= Exercise details =
Beginning with the very first line, please reproduce the entries exactly through the line containing "where integers are".

= Provided records =
··········

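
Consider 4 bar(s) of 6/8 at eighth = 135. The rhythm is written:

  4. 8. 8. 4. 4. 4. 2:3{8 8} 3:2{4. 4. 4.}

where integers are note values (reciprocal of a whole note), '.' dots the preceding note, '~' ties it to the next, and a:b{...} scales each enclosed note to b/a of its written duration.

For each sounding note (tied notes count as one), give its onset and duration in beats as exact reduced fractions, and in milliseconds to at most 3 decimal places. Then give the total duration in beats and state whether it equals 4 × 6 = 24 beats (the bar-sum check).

1) 0.0ms=0b +1333.333ms=3b
2) 1333.333ms=3b +666.667ms=3/2b
3) 2000.0ms=9/2b +666.667ms=3/2b
4) 2666.667ms=6b +1333.333ms=3b
5) 4000.0ms=9b +1333.333ms=3b
6) 5333.333ms=12b +1333.333ms=3b
7) 6666.667ms=15b +666.667ms=3/2b
8) 7333.333ms=33/2b +666.667ms=3/2b
9) 8000.0ms=18b +888.889ms=2b
10) 8888.889ms=20b +888.889ms=2b
11) 9777.778ms=22b +888.889ms=2b
Σ=24b of 24 (135bpm 6/8) — PASS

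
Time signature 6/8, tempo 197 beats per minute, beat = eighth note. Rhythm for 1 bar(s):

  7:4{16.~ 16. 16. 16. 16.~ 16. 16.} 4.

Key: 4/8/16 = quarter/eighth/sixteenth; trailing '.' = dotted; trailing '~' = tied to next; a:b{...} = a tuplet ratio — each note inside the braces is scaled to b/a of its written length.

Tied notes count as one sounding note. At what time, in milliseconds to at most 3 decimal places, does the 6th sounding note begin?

1. 0.0ms @ 0 + 261.059ms (6/7)
2. 261.059ms @ 6/7 + 130.529ms (3/7)
3. 391.588ms @ 9/7 + 130.529ms (3/7)
4. 522.117ms @ 12/7 + 261.059ms (6/7)
5. 783.176ms @ 18/7 + 130.529ms (3/7)
6. 913.706ms @ 3 + 913.706ms (3)

note 6 onset = 3b = 913.706ms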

··········

= Result for this task =
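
Consider 4 bar(s) of 6/8 at eighth = 135. The rhythm is written:

  4. 8. 8. 4. 4. 4. 2:3{8 8} 3:2{4. 4. 4.}

where integers are note values (reciprocal of a whole note), '.' dots the preceding note, '~' ties it to the next, and a:b{...} scales each enclosed note to b/a of its written duration.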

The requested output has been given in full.